TRY IT> Return each entry exactly, so that nothing in the data differs from the original.

AVAILABLE DATA>

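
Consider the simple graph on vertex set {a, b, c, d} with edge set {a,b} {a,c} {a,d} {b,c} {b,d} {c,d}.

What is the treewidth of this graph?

3

A width-3 tree decomposition is:
Bags: B1 = {a, b, c, d}
Tree: (single bag)
With just one bag of size 4, the width is 4 − 1 = 3, so tw(G) ≤ 3. For the lower bound, the 4 vertices {a, b, c, d} are pairwise adjacent, and any tree decomposition puts a clique entirely inside one bag — forcing width ≥ 3. Therefore the treewidth is 3.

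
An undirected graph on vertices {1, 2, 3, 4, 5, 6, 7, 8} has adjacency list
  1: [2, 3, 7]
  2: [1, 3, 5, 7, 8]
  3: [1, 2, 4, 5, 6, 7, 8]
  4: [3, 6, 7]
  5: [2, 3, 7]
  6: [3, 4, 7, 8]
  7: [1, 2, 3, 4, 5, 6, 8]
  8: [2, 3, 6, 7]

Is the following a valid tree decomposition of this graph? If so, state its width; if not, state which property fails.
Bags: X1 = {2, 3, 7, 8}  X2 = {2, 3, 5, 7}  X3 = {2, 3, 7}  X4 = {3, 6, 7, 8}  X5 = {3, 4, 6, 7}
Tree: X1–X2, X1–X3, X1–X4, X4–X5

A tree decomposition must satisfy three properties: every vertex lies in some bag; for every edge, both endpoints lie together in some bag; and for every vertex, the bags containing it form a connected subtree. Here vertex 1 appears in no bag, so the decomposition is invalid.

No — vertex 1 appears in no bag.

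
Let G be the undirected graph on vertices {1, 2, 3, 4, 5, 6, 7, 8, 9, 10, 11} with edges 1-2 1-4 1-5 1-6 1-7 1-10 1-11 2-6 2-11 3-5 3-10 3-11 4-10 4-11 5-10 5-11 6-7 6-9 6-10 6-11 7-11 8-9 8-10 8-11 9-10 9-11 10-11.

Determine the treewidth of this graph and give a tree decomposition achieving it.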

ANSWER>
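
Consider the simple graph on vertex set {a, b, c, d} with edge set {a,b} {a,c} {a,d} {b,c} {b,d} {c,d}.

What is the treewidth of this graph?

3

A width-3 tree decomposition is:
Bags: B1 = {a, b, c, d}
Tree: (single bag)
With just one bag of size 4, the width is 4 − 1 = 3, so tw(G) ≤ 3. For the lower bound, the 4 vertices {a, b, c, d} are pairwise adjacent, and any tree decomposition puts a clique entirely inside one bag — forcing width ≥ 3. Therefore the treewidth is 3.

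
An undirected graph on vertices {1, 2, 3, 4, 5, 6, 7, 8} has adjacency list
  1: [2, 3, 7]
  2: [1, 3, 5, 7, 8]
  3: [1, 2, 4, 5, 6, 7, 8]
  4: [3, 6, 7]
  5: [2, 3, 7]
  6: [3, 4, 7, 8]
  7: [1, 2, 3, 4, 5, 6, 8]
  8: [2, 3, 6, 7]

Is the following a valid tree decomposition of this graph? If so, state its width; if not, state which property fails.
Bags: X1 = {2, 3, 7, 8}  X2 = {2, 3, 5, 7}  X3 = {2, 3, 7}  X4 = {3, 6, 7, 8}  X5 = {3, 4, 6, 7}
Tree: X1–X2, X1–X3, X1–X4, X4–X5

A tree decomposition must satisfy three properties: every vertex lies in some bag; for every edge, both endpoints lie together in some bag; and for every vertex, the bags containing it form a connected subtree. Here vertex 1 appears in no bag, so the decomposition is invalid.

No — vertex 1 appears in no bag.

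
Let G be the undirected graph on vertices {1, 2, 3, 4, 5, 6, 7, 8, 9, 10, 11} with edges 1-2 1-4 1-5 1-6 1-7 1-10 1-11 2-6 2-11 3-5 3-10 3-11 4-10 4-11 5-10 5-11 6-7 6-9 6-10 6-11 7-11 8-9 8-10 8-11 9-10 9-11 10-11.

Determine the treewidth of this graph and give a tree decomposition achieving it.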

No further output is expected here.